Task brief
Please output the section of the listing below that opens with the line containing "Residual: r = y - x^-." and closes with the line containing "Measurements y_1..y_6: -4.74, -0.85, -3.84, -3.72, -3.13, -1.53", exactly and with nothing else.
....................
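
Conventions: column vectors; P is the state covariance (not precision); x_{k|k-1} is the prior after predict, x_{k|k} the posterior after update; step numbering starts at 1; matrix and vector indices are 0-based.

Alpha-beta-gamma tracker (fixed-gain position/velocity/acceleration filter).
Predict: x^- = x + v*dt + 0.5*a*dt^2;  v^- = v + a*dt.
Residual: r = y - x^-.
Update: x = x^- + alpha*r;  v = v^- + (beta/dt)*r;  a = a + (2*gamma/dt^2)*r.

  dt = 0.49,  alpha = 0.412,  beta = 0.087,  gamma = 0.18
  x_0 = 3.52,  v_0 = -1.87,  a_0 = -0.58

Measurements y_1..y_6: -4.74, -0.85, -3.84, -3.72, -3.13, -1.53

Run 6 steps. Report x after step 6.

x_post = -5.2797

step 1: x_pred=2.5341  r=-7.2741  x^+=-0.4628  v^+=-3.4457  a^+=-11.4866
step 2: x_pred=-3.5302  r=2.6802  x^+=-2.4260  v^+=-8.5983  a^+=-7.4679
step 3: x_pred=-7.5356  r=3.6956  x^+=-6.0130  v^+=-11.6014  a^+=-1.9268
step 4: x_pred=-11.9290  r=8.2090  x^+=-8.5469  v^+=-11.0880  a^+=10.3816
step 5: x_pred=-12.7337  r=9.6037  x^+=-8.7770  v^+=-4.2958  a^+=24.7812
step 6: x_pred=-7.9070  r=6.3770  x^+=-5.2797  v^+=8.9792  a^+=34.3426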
....................
Answer space
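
Residual: r = y - x^-.
Update: x = x^- + alpha*r;  v = v^- + (beta/dt)*r;  a = a + (2*gamma/dt^2)*r.

  dt = 0.49,  alpha = 0.412,  beta = 0.087,  gamma = 0.18
  x_0 = 3.52,  v_0 = -1.87,  a_0 = -0.58

Measurements y_1..y_6: -4.74, -0.85, -3.84, -3.72, -3.13, -1.53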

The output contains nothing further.